# Work item
How many of the lines below contain the word "path"? Only the number is wanted.

# Stored data
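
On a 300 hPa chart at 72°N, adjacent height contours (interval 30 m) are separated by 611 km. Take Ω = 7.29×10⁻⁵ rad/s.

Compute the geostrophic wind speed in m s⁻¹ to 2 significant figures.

Coriolis parameter at 72°N:
f = 2Ω sin φ = 2 × 7.29×10⁻⁵ × sin 72° = 1.39×10⁻⁴ s⁻¹
Height gradient: |∂Z/∂n| = 30 m / 611000 m = 4.91×10⁻⁵
On a pressure surface, geostrophic balance gives V_g = (g/f)|∂Z/∂n|:
V_g = 9.81 × 4.91×10⁻⁵ / 1.39×10⁻⁴ = 3.47 m/s

3.5 m s⁻¹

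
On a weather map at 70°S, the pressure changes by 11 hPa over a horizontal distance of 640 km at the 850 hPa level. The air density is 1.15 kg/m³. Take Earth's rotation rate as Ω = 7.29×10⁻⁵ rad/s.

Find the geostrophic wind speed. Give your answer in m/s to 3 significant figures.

10.9 m/s

Coriolis parameter at 70°S:
f = 2Ω sin φ = 2 × 7.29×10⁻⁵ × sin 70° = 1.37×10⁻⁴ s⁻¹
Pressure gradient: |∂P/∂n| = 1100 Pa / 640000 m = 1.72×10⁻³ Pa/m
Geostrophic balance (pressure-gradient force = Coriolis force):
V_g = (1/(fρ)) |∂P/∂n| = 1.72×10⁻³ / (1.37×10⁻⁴ × 1.15) = 10.9 m/s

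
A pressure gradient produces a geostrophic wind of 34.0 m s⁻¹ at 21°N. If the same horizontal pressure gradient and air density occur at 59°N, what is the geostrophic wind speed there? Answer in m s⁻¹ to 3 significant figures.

14.2 m s⁻¹

With the same pressure gradient and density, V_g ∝ 1/f ∝ 1/sin φ.
V₂ = V₁ · sin φ₁ / sin φ₂ = 34.0 × sin 21° / sin 59°
V₂ = 34.0 × 0.3584/0.8572 = 14.2 m s⁻¹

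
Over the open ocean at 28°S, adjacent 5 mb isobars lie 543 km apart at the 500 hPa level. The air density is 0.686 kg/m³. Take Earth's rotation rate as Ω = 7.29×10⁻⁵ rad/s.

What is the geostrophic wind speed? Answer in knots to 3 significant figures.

Coriolis parameter at 28°S:
f = 2Ω sin φ = 2 × 7.29×10⁻⁵ × sin 28° = 6.84×10⁻⁵ s⁻¹
Pressure gradient: |∂P/∂n| = 500 Pa / 543000 m = 9.21×10⁻⁴ Pa/m
Geostrophic balance (pressure-gradient force = Coriolis force):
V_g = (1/(fρ)) |∂P/∂n| = 9.21×10⁻⁴ / (6.84×10⁻⁵ × 0.686) = 19.6 m/s
Converting: 19.6 m/s × 1.944 = 38.1 knots

38.1 knots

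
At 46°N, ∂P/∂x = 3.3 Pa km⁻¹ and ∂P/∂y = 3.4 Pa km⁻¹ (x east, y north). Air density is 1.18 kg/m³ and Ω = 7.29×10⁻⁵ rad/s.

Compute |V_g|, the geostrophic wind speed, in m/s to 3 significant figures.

38.3 m/s

Coriolis parameter at 46°N:
f = 2Ω sin φ = 2 × 7.29×10⁻⁵ × sin 46° = 1.05×10⁻⁴ s⁻¹
Component geostrophic relations (x east, y north):
u_g = −(1/(fρ)) ∂P/∂y,  v_g = (1/(fρ)) ∂P/∂x
u_g = −(3.4×10⁻³)/(1.05×10⁻⁴ × 1.18) = −27.5 m/s;  v_g = (3.3×10⁻³)/(1.05×10⁻⁴ × 1.18) = 26.7 m/s
|V_g| = √(u_g² + v_g²) = 38.3 m/s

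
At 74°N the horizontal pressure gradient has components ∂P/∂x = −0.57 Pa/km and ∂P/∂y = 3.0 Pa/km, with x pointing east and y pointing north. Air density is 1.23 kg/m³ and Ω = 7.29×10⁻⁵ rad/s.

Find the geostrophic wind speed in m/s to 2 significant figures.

18 m/s

Coriolis parameter at 74°N:
f = 2Ω sin φ = 2 × 7.29×10⁻⁵ × sin 74° = 1.40×10⁻⁴ s⁻¹
Component geostrophic relations (x east, y north):
u_g = −(1/(fρ)) ∂P/∂y,  v_g = (1/(fρ)) ∂P/∂x
u_g = −(3.0×10⁻³)/(1.40×10⁻⁴ × 1.23) = −17.4 m/s;  v_g = (−0.57×10⁻³)/(1.40×10⁻⁴ × 1.23) = −3.31 m/s
|V_g| = √(u_g² + v_g²) = 17.7 m/s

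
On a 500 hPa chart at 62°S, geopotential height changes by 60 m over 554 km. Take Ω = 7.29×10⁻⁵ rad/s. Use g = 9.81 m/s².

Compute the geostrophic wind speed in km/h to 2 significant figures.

30 km/h

Coriolis parameter at 62°S:
f = 2Ω sin φ = 2 × 7.29×10⁻⁵ × sin 62° = 1.29×10⁻⁴ s⁻¹
Height gradient: |∂Z/∂n| = 60 m / 554000 m = 1.08×10⁻⁴
On a pressure surface, geostrophic balance gives V_g = (g/f)|∂Z/∂n|:
V_g = 9.81 × 1.08×10⁻⁴ / 1.29×10⁻⁴ = 8.25 m/s
Converting: 8.25 m/s × 3.6 = 30 km/h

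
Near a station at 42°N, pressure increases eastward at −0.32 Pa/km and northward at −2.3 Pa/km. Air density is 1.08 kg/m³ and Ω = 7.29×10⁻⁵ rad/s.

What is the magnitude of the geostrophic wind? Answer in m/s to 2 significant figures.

22 m/s

Coriolis parameter at 42°N:
f = 2Ω sin φ = 2 × 7.29×10⁻⁵ × sin 42° = 9.76×10⁻⁵ s⁻¹
Component geostrophic relations (x east, y north):
u_g = −(1/(fρ)) ∂P/∂y,  v_g = (1/(fρ)) ∂P/∂x
u_g = −(−2.3×10⁻³)/(9.76×10⁻⁵ × 1.08) = 21.8 m/s;  v_g = (−0.32×10⁻³)/(9.76×10⁻⁵ × 1.08) = −3.04 m/s
|V_g| = √(u_g² + v_g²) = 22.0 m/s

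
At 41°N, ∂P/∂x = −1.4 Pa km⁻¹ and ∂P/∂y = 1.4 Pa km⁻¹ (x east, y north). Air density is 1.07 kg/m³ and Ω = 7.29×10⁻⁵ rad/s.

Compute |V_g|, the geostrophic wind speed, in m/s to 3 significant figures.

Coriolis parameter at 41°N:
f = 2Ω sin φ = 2 × 7.29×10⁻⁵ × sin 41° = 9.57×10⁻⁵ s⁻¹
Component geostrophic relations (x east, y north):
u_g = −(1/(fρ)) ∂P/∂y,  v_g = (1/(fρ)) ∂P/∂x
u_g = −(1.4×10⁻³)/(9.57×10⁻⁵ × 1.07) = −13.7 m/s;  v_g = (−1.4×10⁻³)/(9.57×10⁻⁵ × 1.07) = −13.7 m/s
|V_g| = √(u_g² + v_g²) = 19.3 m/s

19.3 m/s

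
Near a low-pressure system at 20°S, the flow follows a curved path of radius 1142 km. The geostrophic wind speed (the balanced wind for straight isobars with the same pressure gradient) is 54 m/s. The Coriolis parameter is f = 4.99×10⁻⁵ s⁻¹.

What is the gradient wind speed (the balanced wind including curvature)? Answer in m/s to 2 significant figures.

34 m/s

Around a low, centrifugal force acts outward with Coriolis, so pressure-gradient force balances both:
(1/ρ)|∂P/∂n| = fV + V²/R  →  V² + fR·V − fR·V_g = 0
With fR = 4.99×10⁻⁵ × 1142×10³ m = 57.0 m/s:
V = [−fR + √((fR)² + 4 fR V_g)]/2 = [−57.0 + √(57.0² + 4×57.0×54)]/2 = 33.9 m/s
Subgeostrophic (V < V_g = 54 m/s), as expected around a low.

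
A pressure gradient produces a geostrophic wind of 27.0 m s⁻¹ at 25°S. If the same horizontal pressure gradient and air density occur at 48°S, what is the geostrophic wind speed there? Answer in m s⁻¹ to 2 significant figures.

With the same pressure gradient and density, V_g ∝ 1/f ∝ 1/sin φ.
V₂ = V₁ · sin φ₁ / sin φ₂ = 27.0 × sin 25° / sin 48°
V₂ = 27.0 × 0.4226/0.7431 = 15 m s⁻¹

15 m s⁻¹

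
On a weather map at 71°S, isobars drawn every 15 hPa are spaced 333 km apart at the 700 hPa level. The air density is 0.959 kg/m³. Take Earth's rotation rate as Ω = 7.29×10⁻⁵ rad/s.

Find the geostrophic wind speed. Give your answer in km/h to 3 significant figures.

Coriolis parameter at 71°S:
f = 2Ω sin φ = 2 × 7.29×10⁻⁵ × sin 71° = 1.38×10⁻⁴ s⁻¹
Pressure gradient: |∂P/∂n| = 1500 Pa / 333000 m = 4.50×10⁻³ Pa/m
Geostrophic balance (pressure-gradient force = Coriolis force):
V_g = (1/(fρ)) |∂P/∂n| = 4.50×10⁻³ / (1.38×10⁻⁴ × 0.959) = 34.1 m/s
Converting: 34.1 m/s × 3.6 = 123 km/h

123 km/h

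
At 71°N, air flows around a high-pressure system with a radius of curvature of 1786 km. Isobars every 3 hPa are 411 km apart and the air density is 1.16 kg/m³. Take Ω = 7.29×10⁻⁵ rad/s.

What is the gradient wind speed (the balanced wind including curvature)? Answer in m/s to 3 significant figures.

Coriolis parameter at 71°N:
f = 2Ω sin φ = 2 × 7.29×10⁻⁵ × sin 71° = 1.38×10⁻⁴ s⁻¹
Pressure gradient: |∂P/∂n| = 300 Pa / 411000 m = 7.30×10⁻⁴ Pa/m
Geostrophic speed: V_g = |∂P/∂n|/(fρ) = 7.30×10⁻⁴/(1.38×10⁻⁴ × 1.16) = 4.56 m/s
Around a high, pressure-gradient force acts outward with centrifugal, so Coriolis balances both:
fV = (1/ρ)|∂P/∂n| + V²/R  →  V² − fR·V + fR·V_g = 0
With fR = 1.38×10⁻⁴ × 1786×10³ m = 246 m/s:
V = [fR − √((fR)² − 4 fR V_g)]/2 = [246 − √(246² − 4×246×4.56)]/2 = 4.65 m/s
Supergeostrophic (V > V_g = 4.56 m/s), as expected around a high.

4.65 m/s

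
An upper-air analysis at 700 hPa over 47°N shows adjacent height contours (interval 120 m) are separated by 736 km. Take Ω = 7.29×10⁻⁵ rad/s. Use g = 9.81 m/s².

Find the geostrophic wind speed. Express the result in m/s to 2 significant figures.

Coriolis parameter at 47°N:
f = 2Ω sin φ = 2 × 7.29×10⁻⁵ × sin 47° = 1.07×10⁻⁴ s⁻¹
Height gradient: |∂Z/∂n| = 120 m / 736000 m = 1.63×10⁻⁴
On a pressure surface, geostrophic balance gives V_g = (g/f)|∂Z/∂n|:
V_g = 9.81 × 1.63×10⁻⁴ / 1.07×10⁻⁴ = 15.0 m/s

15 m/s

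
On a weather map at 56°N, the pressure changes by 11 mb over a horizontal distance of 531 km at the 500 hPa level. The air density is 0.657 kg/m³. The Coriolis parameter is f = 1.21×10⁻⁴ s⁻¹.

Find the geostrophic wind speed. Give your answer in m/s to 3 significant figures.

26.1 m/s

Pressure gradient: |∂P/∂n| = 1100 Pa / 531000 m = 2.07×10⁻³ Pa/m
Geostrophic balance (pressure-gradient force = Coriolis force):
V_g = (1/(fρ)) |∂P/∂n| = 2.07×10⁻³ / (1.21×10⁻⁴ × 0.657) = 26.1 m/s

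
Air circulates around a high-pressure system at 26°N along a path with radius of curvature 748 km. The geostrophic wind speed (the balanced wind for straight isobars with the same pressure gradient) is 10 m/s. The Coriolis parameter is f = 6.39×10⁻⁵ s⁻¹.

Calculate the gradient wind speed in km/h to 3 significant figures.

51.3 km/h

Around a high, pressure-gradient force acts outward with centrifugal, so Coriolis balances both:
fV = (1/ρ)|∂P/∂n| + V²/R  →  V² − fR·V + fR·V_g = 0
With fR = 6.39×10⁻⁵ × 748×10³ m = 47.8 m/s:
V = [fR − √((fR)² − 4 fR V_g)]/2 = [47.8 − √(47.8² − 4×47.8×10)]/2 = 14.2 m/s
Supergeostrophic (V > V_g = 10 m/s), as expected around a high.
Converting: 14.2 m/s × 3.6 = 51.3 km/h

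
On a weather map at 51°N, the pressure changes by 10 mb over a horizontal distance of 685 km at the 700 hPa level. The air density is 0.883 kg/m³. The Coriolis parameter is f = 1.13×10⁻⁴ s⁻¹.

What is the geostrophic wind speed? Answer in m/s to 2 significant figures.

15 m/s

Pressure gradient: |∂P/∂n| = 1000 Pa / 685000 m = 1.46×10⁻³ Pa/m
Geostrophic balance (pressure-gradient force = Coriolis force):
V_g = (1/(fρ)) |∂P/∂n| = 1.46×10⁻³ / (1.13×10⁻⁴ × 0.883) = 14.6 m/s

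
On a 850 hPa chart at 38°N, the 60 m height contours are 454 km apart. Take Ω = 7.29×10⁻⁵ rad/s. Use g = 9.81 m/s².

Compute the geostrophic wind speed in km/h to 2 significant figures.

52 km/h

Coriolis parameter at 38°N:
f = 2Ω sin φ = 2 × 7.29×10⁻⁵ × sin 38° = 8.98×10⁻⁵ s⁻¹
Height gradient: |∂Z/∂n| = 60 m / 454000 m = 1.32×10⁻⁴
On a pressure surface, geostrophic balance gives V_g = (g/f)|∂Z/∂n|:
V_g = 9.81 × 1.32×10⁻⁴ / 8.98×10⁻⁵ = 14.4 m/s
Converting: 14.4 m/s × 3.6 = 52 km/h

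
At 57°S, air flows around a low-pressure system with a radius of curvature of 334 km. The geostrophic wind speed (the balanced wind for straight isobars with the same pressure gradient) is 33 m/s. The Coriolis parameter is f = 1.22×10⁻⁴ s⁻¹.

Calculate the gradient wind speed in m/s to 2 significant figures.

22 m/s

Around a low, centrifugal force acts outward with Coriolis, so pressure-gradient force balances both:
(1/ρ)|∂P/∂n| = fV + V²/R  →  V² + fR·V − fR·V_g = 0
With fR = 1.22×10⁻⁴ × 334×10³ m = 40.7 m/s:
V = [−fR + √((fR)² + 4 fR V_g)]/2 = [−40.7 + √(40.7² + 4×40.7×33)]/2 = 21.6 m/s
Subgeostrophic (V < V_g = 33 m/s), as expected around a low.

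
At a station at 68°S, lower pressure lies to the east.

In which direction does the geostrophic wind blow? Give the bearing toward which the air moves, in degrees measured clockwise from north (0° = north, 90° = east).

000°

The pressure-gradient force points toward the east (bearing 090°).
Geostrophic balance: in the Southern Hemisphere the Coriolis force deflects motion to the left, so the geostrophic wind blows 90° to the left of the pressure-gradient force (low pressure on the right).
Rotating 090° by 90° counterclockwise gives 000° — the wind blows toward the north.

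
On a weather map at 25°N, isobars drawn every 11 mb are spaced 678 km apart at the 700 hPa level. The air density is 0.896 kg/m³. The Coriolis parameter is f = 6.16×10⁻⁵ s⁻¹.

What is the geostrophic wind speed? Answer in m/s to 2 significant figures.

Pressure gradient: |∂P/∂n| = 1100 Pa / 678000 m = 1.62×10⁻³ Pa/m
Geostrophic balance (pressure-gradient force = Coriolis force):
V_g = (1/(fρ)) |∂P/∂n| = 1.62×10⁻³ / (6.16×10⁻⁵ × 0.896) = 29.4 m/s

29 m/s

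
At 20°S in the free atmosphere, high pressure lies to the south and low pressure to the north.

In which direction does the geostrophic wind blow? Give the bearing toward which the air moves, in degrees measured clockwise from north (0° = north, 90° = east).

270°

The pressure-gradient force points toward the north (bearing 000°).
Geostrophic balance: in the Southern Hemisphere the Coriolis force deflects motion to the left, so the geostrophic wind blows 90° to the left of the pressure-gradient force (low pressure on the right).
Rotating 000° by 90° counterclockwise gives 270° — the wind blows toward the west.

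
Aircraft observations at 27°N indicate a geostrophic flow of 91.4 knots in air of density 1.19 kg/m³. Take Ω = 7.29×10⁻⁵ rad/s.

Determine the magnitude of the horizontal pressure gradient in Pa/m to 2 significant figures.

Coriolis parameter at 27°N:
f = 2Ω sin φ = 2 × 7.29×10⁻⁵ × sin 27° = 6.62×10⁻⁵ s⁻¹
Wind speed in SI: 91.4 knots = 47.0 m/s
Geostrophic balance rearranged: |∂P/∂n| = f ρ V_g
|∂P/∂n| = 6.62×10⁻⁵ × 1.19 × 47.0 = 3.70×10⁻³ Pa/m

3.7×10⁻³ Pa/m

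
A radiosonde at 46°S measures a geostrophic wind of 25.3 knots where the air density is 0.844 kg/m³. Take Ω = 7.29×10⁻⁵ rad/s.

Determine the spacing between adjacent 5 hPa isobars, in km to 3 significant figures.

Coriolis parameter at 46°S:
f = 2Ω sin φ = 2 × 7.29×10⁻⁵ × sin 46° = 1.05×10⁻⁴ s⁻¹
Wind speed in SI: 25.3 knots = 13.0 m/s
Geostrophic balance rearranged: |∂P/∂n| = f ρ V_g
|∂P/∂n| = 1.05×10⁻⁴ × 0.844 × 13.0 = 1.15×10⁻³ Pa/m
Isobar spacing: Δn = ΔP/|∂P/∂n| = 500 Pa / 1.15×10⁻³ Pa/m = 433988 m ≈ 434 km

434 km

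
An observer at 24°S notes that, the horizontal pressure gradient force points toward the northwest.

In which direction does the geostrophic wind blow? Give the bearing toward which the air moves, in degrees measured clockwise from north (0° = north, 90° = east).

225°

The pressure-gradient force points toward the northwest (bearing 315°).
Geostrophic balance: in the Southern Hemisphere the Coriolis force deflects motion to the left, so the geostrophic wind blows 90° to the left of the pressure-gradient force (low pressure on the right).
Rotating 315° by 90° counterclockwise gives 225° — the wind blows toward the southwest.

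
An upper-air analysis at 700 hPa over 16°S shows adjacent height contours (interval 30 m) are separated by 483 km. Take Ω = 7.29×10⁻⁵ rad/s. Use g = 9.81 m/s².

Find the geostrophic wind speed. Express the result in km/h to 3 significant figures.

Coriolis parameter at 16°S:
f = 2Ω sin φ = 2 × 7.29×10⁻⁵ × sin 16° = 4.02×10⁻⁵ s⁻¹
Height gradient: |∂Z/∂n| = 30 m / 483000 m = 6.21×10⁻⁵
On a pressure surface, geostrophic balance gives V_g = (g/f)|∂Z/∂n|:
V_g = 9.81 × 6.21×10⁻⁵ / 4.02×10⁻⁵ = 15.2 m/s
Converting: 15.2 m/s × 3.6 = 54.6 km/h

54.6 km/h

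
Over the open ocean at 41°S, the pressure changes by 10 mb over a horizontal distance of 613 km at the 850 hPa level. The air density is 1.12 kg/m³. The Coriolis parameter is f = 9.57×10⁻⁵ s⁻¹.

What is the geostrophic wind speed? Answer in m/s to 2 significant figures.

Pressure gradient: |∂P/∂n| = 1000 Pa / 613000 m = 1.63×10⁻³ Pa/m
Geostrophic balance (pressure-gradient force = Coriolis force):
V_g = (1/(fρ)) |∂P/∂n| = 1.63×10⁻³ / (9.57×10⁻⁵ × 1.12) = 15.2 m/s

15 m/s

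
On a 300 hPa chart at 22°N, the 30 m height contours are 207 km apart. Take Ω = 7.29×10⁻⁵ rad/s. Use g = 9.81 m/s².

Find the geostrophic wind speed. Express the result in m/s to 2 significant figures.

Coriolis parameter at 22°N:
f = 2Ω sin φ = 2 × 7.29×10⁻⁵ × sin 22° = 5.46×10⁻⁵ s⁻¹
Height gradient: |∂Z/∂n| = 30 m / 207000 m = 1.45×10⁻⁴
On a pressure surface, geostrophic balance gives V_g = (g/f)|∂Z/∂n|:
V_g = 9.81 × 1.45×10⁻⁴ / 5.46×10⁻⁵ = 26.0 m/s

26 m/s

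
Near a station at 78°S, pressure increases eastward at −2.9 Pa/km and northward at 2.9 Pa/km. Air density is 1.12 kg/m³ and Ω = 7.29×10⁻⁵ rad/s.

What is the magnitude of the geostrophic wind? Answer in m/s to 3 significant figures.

25.7 m/s

Coriolis parameter at 78°S:
f = 2Ω sin φ = 2 × 7.29×10⁻⁵ × sin 78° = 1.43×10⁻⁴ s⁻¹
In the Southern Hemisphere f is negative: f = −1.43×10⁻⁴ s⁻¹.
Component geostrophic relations (x east, y north):
u_g = −(1/(fρ)) ∂P/∂y,  v_g = (1/(fρ)) ∂P/∂x
u_g = −(2.9×10⁻³)/(−1.43×10⁻⁴ × 1.12) = 18.2 m/s;  v_g = (−2.9×10⁻³)/(−1.43×10⁻⁴ × 1.12) = 18.2 m/s
|V_g| = √(u_g² + v_g²) = 25.7 m/s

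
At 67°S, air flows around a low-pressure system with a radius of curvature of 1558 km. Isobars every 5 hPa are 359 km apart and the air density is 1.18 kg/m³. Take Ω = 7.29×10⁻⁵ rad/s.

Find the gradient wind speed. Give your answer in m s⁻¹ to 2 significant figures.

8.5 m s⁻¹

Coriolis parameter at 67°S:
f = 2Ω sin φ = 2 × 7.29×10⁻⁵ × sin 67° = 1.34×10⁻⁴ s⁻¹
Pressure gradient: |∂P/∂n| = 500 Pa / 359000 m = 1.39×10⁻³ Pa/m
Geostrophic speed: V_g = |∂P/∂n|/(fρ) = 1.39×10⁻³/(1.34×10⁻⁴ × 1.18) = 8.79 m/s
Around a low, centrifugal force acts outward with Coriolis, so pressure-gradient force balances both:
(1/ρ)|∂P/∂n| = fV + V²/R  →  V² + fR·V − fR·V_g = 0
With fR = 1.34×10⁻⁴ × 1558×10³ m = 209 m/s:
V = [−fR + √((fR)² + 4 fR V_g)]/2 = [−209 + √(209² + 4×209×8.79)]/2 = 8.45 m/s
Subgeostrophic (V < V_g = 8.79 m/s), as expected around a low.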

# Response to this exercise
2